=== Saved data entries ===
* * * * * * *
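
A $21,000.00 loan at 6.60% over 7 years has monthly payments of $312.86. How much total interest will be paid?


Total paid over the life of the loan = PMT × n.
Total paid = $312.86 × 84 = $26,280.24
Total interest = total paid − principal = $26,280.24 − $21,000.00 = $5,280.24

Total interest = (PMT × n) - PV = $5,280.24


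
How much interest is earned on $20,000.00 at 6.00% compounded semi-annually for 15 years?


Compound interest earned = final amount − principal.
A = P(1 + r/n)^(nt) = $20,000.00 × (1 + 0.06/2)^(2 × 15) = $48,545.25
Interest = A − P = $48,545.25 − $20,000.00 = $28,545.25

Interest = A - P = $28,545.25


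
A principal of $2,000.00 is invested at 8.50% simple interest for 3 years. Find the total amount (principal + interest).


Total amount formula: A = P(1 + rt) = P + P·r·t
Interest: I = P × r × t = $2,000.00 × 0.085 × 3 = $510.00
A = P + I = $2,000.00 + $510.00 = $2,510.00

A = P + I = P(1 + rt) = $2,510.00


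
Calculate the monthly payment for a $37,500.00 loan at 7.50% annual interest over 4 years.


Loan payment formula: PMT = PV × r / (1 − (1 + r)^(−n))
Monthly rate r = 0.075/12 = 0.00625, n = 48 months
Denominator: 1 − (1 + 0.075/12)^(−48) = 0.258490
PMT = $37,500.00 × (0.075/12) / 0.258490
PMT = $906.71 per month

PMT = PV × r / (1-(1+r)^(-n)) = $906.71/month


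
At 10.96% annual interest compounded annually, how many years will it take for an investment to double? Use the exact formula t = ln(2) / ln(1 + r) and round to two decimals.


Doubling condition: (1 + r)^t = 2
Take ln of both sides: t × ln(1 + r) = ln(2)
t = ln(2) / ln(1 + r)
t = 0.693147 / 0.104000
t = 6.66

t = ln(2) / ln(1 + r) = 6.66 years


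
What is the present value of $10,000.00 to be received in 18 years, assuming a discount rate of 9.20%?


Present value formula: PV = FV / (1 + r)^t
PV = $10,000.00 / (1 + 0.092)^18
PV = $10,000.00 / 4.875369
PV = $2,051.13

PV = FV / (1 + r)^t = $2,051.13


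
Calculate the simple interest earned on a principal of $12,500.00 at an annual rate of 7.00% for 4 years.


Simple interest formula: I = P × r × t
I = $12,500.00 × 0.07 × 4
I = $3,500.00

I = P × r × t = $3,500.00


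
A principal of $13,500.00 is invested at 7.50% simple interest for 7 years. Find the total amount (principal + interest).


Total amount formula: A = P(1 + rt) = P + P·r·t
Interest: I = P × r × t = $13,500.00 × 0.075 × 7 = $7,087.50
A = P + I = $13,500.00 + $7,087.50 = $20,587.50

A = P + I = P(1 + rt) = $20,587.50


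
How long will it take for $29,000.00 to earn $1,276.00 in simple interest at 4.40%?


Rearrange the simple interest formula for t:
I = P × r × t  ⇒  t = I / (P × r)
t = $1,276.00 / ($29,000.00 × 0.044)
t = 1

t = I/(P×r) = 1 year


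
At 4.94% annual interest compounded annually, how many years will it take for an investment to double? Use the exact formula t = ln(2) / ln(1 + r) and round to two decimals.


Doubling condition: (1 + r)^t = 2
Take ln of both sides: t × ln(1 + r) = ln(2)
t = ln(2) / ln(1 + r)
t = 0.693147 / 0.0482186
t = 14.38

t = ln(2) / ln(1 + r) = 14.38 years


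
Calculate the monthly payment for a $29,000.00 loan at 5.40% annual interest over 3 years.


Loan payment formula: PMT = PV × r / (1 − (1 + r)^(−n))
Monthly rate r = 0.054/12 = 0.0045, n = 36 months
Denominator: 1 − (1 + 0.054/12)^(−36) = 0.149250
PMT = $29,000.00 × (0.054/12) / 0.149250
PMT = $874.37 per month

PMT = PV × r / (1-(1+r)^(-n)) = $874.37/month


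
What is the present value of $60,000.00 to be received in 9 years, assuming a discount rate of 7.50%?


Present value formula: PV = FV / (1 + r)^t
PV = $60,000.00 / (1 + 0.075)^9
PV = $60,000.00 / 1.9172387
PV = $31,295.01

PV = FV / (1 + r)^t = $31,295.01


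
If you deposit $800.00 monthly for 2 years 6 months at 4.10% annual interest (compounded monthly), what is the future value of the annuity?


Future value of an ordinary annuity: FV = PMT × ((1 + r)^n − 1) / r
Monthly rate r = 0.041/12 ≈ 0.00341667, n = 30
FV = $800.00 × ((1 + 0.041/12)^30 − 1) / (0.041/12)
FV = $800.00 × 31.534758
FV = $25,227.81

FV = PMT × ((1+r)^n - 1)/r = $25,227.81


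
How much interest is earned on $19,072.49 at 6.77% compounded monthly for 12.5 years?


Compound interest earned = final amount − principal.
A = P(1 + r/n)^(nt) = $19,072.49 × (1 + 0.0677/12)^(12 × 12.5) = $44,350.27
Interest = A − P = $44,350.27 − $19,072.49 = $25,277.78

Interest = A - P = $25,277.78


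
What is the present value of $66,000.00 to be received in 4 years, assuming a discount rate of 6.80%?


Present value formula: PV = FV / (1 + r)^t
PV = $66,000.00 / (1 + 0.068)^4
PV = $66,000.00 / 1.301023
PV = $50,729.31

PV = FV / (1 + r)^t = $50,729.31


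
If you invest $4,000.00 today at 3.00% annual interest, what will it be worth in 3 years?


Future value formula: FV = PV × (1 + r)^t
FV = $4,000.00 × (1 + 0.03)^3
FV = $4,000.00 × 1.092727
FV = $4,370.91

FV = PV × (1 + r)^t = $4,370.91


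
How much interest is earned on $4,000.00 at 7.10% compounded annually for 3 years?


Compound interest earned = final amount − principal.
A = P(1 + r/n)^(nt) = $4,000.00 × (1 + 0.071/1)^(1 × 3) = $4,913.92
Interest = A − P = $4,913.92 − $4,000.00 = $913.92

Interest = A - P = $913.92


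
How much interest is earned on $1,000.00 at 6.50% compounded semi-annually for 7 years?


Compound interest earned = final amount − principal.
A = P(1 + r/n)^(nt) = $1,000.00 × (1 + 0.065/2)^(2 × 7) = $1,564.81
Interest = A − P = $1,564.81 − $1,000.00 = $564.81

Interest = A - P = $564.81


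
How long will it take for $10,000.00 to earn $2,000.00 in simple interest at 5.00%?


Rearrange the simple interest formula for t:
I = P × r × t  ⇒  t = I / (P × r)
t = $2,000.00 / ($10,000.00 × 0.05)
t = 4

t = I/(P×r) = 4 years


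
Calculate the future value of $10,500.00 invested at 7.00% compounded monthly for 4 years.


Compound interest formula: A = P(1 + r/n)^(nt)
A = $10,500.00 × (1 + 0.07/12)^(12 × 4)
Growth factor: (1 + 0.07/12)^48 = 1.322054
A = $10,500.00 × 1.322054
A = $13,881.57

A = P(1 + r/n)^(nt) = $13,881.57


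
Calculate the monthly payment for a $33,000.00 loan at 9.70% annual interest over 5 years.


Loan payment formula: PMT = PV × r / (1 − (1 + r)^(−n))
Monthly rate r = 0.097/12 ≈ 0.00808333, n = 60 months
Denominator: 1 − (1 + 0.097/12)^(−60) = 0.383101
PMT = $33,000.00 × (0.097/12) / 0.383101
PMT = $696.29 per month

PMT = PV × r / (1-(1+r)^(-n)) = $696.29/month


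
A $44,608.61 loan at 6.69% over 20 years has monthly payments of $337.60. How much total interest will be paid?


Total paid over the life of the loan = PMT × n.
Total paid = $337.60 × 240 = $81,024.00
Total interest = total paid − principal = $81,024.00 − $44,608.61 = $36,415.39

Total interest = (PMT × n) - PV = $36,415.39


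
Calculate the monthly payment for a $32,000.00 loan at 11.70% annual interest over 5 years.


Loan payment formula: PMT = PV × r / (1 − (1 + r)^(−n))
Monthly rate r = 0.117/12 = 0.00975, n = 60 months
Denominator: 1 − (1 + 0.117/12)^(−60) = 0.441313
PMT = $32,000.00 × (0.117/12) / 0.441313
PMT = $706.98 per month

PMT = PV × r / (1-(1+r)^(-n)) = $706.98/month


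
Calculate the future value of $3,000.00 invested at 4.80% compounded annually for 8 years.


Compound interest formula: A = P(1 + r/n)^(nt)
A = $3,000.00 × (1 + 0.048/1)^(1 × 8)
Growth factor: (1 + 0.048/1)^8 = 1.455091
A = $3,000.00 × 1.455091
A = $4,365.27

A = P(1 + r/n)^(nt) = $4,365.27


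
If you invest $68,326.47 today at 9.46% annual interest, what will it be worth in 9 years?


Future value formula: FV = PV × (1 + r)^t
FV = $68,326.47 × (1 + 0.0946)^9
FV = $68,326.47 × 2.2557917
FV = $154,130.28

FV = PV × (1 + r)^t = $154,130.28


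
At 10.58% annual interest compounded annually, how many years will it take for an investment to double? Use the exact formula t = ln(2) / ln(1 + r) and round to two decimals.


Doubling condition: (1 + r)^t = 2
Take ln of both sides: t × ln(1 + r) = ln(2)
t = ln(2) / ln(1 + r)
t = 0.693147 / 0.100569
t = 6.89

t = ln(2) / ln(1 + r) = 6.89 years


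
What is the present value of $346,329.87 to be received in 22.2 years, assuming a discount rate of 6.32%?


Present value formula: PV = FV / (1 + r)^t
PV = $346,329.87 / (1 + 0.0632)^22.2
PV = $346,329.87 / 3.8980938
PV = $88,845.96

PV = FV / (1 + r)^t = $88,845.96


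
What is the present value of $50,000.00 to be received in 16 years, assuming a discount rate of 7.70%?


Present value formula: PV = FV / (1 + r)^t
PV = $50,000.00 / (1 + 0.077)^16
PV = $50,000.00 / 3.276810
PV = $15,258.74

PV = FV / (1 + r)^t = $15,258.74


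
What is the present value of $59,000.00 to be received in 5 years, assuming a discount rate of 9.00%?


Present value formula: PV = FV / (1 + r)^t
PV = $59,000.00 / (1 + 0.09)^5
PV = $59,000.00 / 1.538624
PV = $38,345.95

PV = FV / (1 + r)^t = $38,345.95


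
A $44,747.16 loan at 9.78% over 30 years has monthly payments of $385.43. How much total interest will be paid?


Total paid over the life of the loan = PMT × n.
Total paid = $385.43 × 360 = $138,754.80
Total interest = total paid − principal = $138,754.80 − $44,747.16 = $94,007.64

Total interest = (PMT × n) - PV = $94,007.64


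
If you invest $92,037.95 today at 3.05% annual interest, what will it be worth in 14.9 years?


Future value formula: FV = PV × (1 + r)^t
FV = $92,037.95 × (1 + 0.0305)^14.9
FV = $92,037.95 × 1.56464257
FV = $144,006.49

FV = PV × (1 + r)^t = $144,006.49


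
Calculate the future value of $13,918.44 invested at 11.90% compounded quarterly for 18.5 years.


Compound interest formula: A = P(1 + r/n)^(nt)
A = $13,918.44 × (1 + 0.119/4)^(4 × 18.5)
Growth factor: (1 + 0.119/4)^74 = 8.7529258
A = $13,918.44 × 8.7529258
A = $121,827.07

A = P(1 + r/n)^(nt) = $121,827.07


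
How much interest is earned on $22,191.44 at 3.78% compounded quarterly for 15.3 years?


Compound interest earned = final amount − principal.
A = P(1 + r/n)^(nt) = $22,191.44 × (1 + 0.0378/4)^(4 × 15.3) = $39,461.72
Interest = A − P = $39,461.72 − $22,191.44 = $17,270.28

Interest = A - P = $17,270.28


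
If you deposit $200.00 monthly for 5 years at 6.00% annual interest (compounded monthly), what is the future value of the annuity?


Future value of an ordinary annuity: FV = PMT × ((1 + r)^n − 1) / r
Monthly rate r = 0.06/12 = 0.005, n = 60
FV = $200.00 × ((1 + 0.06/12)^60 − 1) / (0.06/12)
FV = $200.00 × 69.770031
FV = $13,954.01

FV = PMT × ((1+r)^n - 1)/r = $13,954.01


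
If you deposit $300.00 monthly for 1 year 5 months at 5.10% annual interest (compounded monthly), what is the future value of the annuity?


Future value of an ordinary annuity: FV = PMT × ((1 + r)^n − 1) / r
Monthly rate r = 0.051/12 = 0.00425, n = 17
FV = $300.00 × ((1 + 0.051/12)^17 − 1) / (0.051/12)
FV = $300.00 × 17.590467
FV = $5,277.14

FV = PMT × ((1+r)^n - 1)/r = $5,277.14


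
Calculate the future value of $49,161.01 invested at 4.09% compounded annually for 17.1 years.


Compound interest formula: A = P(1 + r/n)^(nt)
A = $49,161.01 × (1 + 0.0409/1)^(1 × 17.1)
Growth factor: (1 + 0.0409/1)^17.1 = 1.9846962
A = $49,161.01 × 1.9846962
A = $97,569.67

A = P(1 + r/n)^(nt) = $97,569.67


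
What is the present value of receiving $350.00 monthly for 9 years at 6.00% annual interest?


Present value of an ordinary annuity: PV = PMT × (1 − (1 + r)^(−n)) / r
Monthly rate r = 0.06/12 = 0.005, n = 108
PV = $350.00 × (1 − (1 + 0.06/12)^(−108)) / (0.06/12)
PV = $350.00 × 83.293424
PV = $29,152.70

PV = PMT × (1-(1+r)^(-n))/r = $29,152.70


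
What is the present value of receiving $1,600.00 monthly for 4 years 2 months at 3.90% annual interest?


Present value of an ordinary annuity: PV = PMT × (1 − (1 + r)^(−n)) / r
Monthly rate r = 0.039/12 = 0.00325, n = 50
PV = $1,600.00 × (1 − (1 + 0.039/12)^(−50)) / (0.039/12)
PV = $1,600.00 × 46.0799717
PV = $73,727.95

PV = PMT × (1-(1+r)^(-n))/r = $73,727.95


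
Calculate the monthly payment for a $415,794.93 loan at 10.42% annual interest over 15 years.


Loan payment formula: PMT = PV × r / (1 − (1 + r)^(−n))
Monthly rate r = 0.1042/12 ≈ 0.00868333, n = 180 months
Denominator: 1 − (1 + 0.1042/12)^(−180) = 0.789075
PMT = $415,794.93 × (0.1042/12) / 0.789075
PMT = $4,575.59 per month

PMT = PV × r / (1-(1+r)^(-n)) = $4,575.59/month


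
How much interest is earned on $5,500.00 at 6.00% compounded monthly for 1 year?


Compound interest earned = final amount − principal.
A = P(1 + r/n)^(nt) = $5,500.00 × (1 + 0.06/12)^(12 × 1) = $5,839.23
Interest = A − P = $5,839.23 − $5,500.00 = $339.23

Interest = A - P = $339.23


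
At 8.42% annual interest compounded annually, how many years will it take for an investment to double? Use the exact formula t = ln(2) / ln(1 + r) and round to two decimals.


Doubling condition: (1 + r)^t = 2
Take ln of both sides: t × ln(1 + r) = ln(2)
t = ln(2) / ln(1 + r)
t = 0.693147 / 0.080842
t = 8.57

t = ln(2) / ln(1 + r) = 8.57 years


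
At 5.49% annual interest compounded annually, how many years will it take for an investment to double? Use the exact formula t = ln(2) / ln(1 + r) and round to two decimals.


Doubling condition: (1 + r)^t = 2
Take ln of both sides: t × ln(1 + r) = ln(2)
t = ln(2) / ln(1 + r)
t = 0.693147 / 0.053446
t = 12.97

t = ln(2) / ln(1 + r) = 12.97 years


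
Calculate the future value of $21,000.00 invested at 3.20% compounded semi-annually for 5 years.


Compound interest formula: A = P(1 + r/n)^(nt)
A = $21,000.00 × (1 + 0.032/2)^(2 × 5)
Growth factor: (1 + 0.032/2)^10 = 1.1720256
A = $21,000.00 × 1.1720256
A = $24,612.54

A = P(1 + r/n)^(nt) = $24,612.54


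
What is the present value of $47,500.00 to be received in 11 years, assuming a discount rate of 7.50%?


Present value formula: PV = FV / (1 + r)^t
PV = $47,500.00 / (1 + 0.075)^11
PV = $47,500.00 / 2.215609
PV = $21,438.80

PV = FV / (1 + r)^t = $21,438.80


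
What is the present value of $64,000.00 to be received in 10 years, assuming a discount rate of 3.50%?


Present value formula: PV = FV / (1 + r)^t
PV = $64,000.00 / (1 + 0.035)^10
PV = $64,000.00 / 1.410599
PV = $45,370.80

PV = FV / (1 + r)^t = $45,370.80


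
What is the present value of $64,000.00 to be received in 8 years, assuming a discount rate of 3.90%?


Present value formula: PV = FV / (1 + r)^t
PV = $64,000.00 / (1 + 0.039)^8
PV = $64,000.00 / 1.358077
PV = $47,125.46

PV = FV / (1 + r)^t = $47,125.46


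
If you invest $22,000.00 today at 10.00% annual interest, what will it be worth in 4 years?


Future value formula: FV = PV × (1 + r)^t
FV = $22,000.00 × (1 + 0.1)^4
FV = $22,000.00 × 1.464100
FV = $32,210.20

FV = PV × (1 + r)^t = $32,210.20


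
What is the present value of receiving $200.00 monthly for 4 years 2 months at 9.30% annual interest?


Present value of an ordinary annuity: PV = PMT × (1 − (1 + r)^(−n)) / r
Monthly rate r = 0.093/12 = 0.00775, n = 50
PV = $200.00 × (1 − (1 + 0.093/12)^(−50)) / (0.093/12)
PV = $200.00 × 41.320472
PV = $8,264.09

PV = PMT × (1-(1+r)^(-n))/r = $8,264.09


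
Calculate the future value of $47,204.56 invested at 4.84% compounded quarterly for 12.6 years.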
* * * * * * *
=== YOUR ASSIGNMENT ===
Your answer should consist only of the lines from the one that holds "What is the present value of receiving $200.00" to the end of the entries above, both ends included, each repeated exactly.

=== TASK RESULT ===
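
What is the present value of receiving $200.00 monthly for 4 years 2 months at 9.30% annual interest?


Present value of an ordinary annuity: PV = PMT × (1 − (1 + r)^(−n)) / r
Monthly rate r = 0.093/12 = 0.00775, n = 50
PV = $200.00 × (1 − (1 + 0.093/12)^(−50)) / (0.093/12)
PV = $200.00 × 41.320472
PV = $8,264.09

PV = PMT × (1-(1+r)^(-n))/r = $8,264.09


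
Calculate the future value of $47,204.56 invested at 4.84% compounded quarterly for 12.6 years.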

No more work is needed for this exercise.